### [RECORD EXTRACTS]
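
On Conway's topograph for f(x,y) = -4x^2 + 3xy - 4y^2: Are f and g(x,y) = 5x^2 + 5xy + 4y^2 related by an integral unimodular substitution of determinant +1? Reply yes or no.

D₁ = -55, D₂ = -55
f is negative-definite; reduce −f:
−f: flip: (4,-3,4)→(4,3,4)
−f: reduced (well bottom): (4,3,4) with a≤c, −a<b≤a
flip sign back: reduced form of f is (-4,-3,-4)
g: flip: (5,5,4)→(4,-5,5)
g: translate: b→3 (≡-5 mod 8), so (4,-5,5)→(4,3,4)
g: reduced (well bottom): (4,3,4) with a≤c, −a<b≤a
reduced forms (-4, -3, -4) vs (4, 3, 4) ⇒ inequivalent

no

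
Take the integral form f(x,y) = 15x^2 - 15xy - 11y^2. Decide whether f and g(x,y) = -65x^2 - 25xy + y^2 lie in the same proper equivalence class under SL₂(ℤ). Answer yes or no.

D₁ = 885, D₂ = 885
river cycle of f (length 4): (-11, 15, 15), (15, 15, -11), (-11, 29, 1), (1, 29, -11)
river cycle of g (length 4): (1, 29, -11), (-11, 15, 15), (15, 15, -11), (-11, 29, 1)
cycles coincide ⇒ equivalent

yes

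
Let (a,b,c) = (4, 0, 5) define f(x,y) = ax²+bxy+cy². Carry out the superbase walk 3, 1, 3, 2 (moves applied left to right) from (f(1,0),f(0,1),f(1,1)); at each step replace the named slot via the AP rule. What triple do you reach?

start (4,5,9) = (f(1,0),f(0,1),f(1,1))
replace slot 3: 2·(4+5) − 9 = 9 → (4,5,9)
replace slot 1: 2·(5+9) − 4 = 24 → (24,5,9)
replace slot 3: 2·(24+5) − 9 = 49 → (24,5,49)
replace slot 2: 2·(24+49) − 5 = 141 → (24,141,49)

24,141,49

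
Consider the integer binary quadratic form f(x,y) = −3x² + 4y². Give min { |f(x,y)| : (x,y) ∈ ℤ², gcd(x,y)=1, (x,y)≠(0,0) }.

descent: ρ → (4,0,-3)
descent: ρ → (-3,6,1)  [lands on river]
river: ρ → (1,6,-3)
closes: descent 2, river 2
min |a| on river = 1

1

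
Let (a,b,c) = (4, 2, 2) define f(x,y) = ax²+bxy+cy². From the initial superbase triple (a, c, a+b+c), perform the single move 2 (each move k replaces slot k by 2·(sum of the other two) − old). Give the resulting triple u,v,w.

start (4,2,8) = (f(1,0),f(0,1),f(1,1))
replace slot 2: 2·(4+8) − 2 = 22 → (4,22,8)

4,22,8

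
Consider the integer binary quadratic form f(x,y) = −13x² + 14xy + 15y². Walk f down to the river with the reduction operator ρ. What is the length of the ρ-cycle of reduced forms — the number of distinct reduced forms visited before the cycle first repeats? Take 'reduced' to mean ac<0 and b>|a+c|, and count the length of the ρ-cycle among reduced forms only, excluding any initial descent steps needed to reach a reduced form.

D = 976, ⌊√D⌋ = 31
river: ρ → (15,16,-12)
river: ρ → (-12,8,19)
river: ρ → (19,30,-1)
river: ρ → (-1,30,19)
river: ρ → (19,8,-12)
river: ρ → (-12,16,15)
river: ρ → (15,14,-13)
river: ρ → (-13,12,16)
river: ρ → (16,20,-9)
river: ρ → (-9,16,20)
river: ρ → (20,24,-5)
river: ρ → (-5,26,15)
river: ρ → (15,4,-16)
river: ρ → (-16,28,3)
river: ρ → (3,26,-25)
river: ρ → (-25,24,4)
river: ρ → (4,24,-25)
river: ρ → (-25,26,3)
river: ρ → (3,28,-16)
river: ρ → (-16,4,15)
river: ρ → (15,26,-5)
river: ρ → (-5,24,20)
river: ρ → (20,16,-9)
river: ρ → (-9,20,16)
river: ρ → (16,12,-13)
river: ρ → (-13,14,15)
ρ-cycle length = 26 (tail of 0 descent steps not counted)

26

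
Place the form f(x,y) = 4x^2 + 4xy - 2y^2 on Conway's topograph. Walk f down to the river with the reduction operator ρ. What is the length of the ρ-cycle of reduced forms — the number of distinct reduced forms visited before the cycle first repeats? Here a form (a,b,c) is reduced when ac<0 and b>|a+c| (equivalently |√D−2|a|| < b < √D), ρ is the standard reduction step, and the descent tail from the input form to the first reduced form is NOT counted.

D = 48, ⌊√D⌋ = 6
river: ρ → (-2,4,4)
river: ρ → (4,4,-2)
ρ-cycle length = 2 (tail of 0 descent steps not counted)

2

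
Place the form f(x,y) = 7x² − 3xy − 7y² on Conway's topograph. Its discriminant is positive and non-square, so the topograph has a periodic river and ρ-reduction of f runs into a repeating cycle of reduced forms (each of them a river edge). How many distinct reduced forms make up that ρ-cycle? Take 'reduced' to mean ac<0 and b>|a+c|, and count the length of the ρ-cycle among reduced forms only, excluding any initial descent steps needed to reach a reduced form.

D = 205, ⌊√D⌋ = 14
descent: ρ → (-7,3,7)  [lands on river]
river: ρ → (7,11,-3)
river: ρ → (-3,13,3)
river: ρ → (3,11,-7)
ρ-cycle length = 4 (tail of 1 descent step not counted)

4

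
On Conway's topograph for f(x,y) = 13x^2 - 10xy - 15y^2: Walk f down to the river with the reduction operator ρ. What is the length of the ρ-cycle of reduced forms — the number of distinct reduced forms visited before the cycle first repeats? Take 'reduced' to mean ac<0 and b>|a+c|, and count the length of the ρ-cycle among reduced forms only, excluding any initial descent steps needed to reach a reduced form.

D = 880, ⌊√D⌋ = 29
descent: ρ → (-15,10,13)  [lands on river]
river: ρ → (13,16,-12)
river: ρ → (-12,8,17)
river: ρ → (17,26,-3)
river: ρ → (-3,28,8)
river: ρ → (8,20,-15)
ρ-cycle length = 6 (tail of 1 descent step not counted)

6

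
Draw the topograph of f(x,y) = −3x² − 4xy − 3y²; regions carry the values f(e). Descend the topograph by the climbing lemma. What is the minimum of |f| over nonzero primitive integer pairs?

translate: b→-2 (≡4 mod 6), so (3,4,3)→(3,-2,2)
flip: (3,-2,2)→(2,2,3)
reduced (well bottom): (2,2,3) with a≤c, −a<b≤a
well minimum |f| = |-2| = 2 (negative-definite)

2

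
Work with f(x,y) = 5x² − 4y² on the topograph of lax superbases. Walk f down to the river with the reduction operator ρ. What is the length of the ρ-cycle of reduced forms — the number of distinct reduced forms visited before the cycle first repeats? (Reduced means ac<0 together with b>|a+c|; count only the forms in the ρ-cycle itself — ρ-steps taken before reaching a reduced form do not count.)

D = 80, ⌊√D⌋ = 8
descent: ρ → (-4,8,1)  [lands on river]
river: ρ → (1,8,-4)
ρ-cycle length = 2 (tail of 1 descent step not counted)

2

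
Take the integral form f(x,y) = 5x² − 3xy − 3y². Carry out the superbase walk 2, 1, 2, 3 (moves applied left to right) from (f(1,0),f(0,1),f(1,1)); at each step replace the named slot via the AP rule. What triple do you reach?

start (5,-3,-1) = (f(1,0),f(0,1),f(1,1))
replace slot 2: 2·(5+(-1)) − (-3) = 11 → (5,11,-1)
replace slot 1: 2·(11+(-1)) − 5 = 15 → (15,11,-1)
replace slot 2: 2·(15+(-1)) − 11 = 17 → (15,17,-1)
replace slot 3: 2·(15+17) − (-1) = 65 → (15,17,65)

15,17,65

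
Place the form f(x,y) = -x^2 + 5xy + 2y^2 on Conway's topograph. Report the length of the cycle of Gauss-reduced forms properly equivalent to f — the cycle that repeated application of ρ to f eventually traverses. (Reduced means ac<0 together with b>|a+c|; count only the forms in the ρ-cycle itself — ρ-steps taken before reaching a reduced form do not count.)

D = 33, ⌊√D⌋ = 5
river: ρ → (2,3,-3)
river: ρ → (-3,3,2)
river: ρ → (2,5,-1)
river: ρ → (-1,5,2)
ρ-cycle length = 4 (tail of 0 descent steps not counted)

4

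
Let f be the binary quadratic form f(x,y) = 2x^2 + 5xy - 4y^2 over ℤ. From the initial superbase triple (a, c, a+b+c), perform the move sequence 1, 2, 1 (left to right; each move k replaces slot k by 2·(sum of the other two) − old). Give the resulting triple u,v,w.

start (2,-4,3) = (f(1,0),f(0,1),f(1,1))
replace slot 1: 2·((-4)+3) − 2 = -4 → (-4,-4,3)
replace slot 2: 2·((-4)+3) − (-4) = 2 → (-4,2,3)
replace slot 1: 2·(2+3) − (-4) = 14 → (14,2,3)

14,2,3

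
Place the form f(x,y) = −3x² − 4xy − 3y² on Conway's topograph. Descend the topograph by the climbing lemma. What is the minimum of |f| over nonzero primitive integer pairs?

translate: b→-2 (≡4 mod 6), so (3,4,3)→(3,-2,2)
flip: (3,-2,2)→(2,2,3)
reduced (well bottom): (2,2,3) with a≤c, −a<b≤a
well minimum |f| = |-2| = 2 (negative-definite)

2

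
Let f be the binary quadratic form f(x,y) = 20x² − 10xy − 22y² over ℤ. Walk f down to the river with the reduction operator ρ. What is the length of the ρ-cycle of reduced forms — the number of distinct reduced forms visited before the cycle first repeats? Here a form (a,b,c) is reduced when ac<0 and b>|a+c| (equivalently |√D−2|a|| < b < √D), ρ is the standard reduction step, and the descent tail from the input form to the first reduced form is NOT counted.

D = 1860, ⌊√D⌋ = 43
descent: ρ → (-22,10,20)  [lands on river]
river: ρ → (20,30,-12)
river: ρ → (-12,42,2)
river: ρ → (2,42,-12)
river: ρ → (-12,30,20)
river: ρ → (20,10,-22)
river: ρ → (-22,34,8)
river: ρ → (8,30,-30)
river: ρ → (-30,30,8)
river: ρ → (8,34,-22)
ρ-cycle length = 10 (tail of 1 descent step not counted)

10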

### [PROBLEM STATEMENT]
All lines from the one containing "Place the form f(x,y) = −3x²" through the end of the listing must be transcribed exactly. No other lines belong in the answer.

### [ANSWER]
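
Place the form f(x,y) = −3x² − 4xy − 3y² on Conway's topograph. Descend the topograph by the climbing lemma. What is the minimum of |f| over nonzero primitive integer pairs?

translate: b→-2 (≡4 mod 6), so (3,4,3)→(3,-2,2)
flip: (3,-2,2)→(2,2,3)
reduced (well bottom): (2,2,3) with a≤c, −a<b≤a
well minimum |f| = |-2| = 2 (negative-definite)

2

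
Let f be the binary quadratic form f(x,y) = 20x² − 10xy − 22y² over ℤ. Walk f down to the river with the reduction operator ρ. What is the length of the ρ-cycle of reduced forms — the number of distinct reduced forms visited before the cycle first repeats? Here a form (a,b,c) is reduced when ac<0 and b>|a+c| (equivalently |√D−2|a|| < b < √D), ρ is the standard reduction step, and the descent tail from the input form to the first reduced form is NOT counted.

D = 1860, ⌊√D⌋ = 43
descent: ρ → (-22,10,20)  [lands on river]
river: ρ → (20,30,-12)
river: ρ → (-12,42,2)
river: ρ → (2,42,-12)
river: ρ → (-12,30,20)
river: ρ → (20,10,-22)
river: ρ → (-22,34,8)
river: ρ → (8,30,-30)
river: ρ → (-30,30,8)
river: ρ → (8,34,-22)
ρ-cycle length = 10 (tail of 1 descent step not counted)

10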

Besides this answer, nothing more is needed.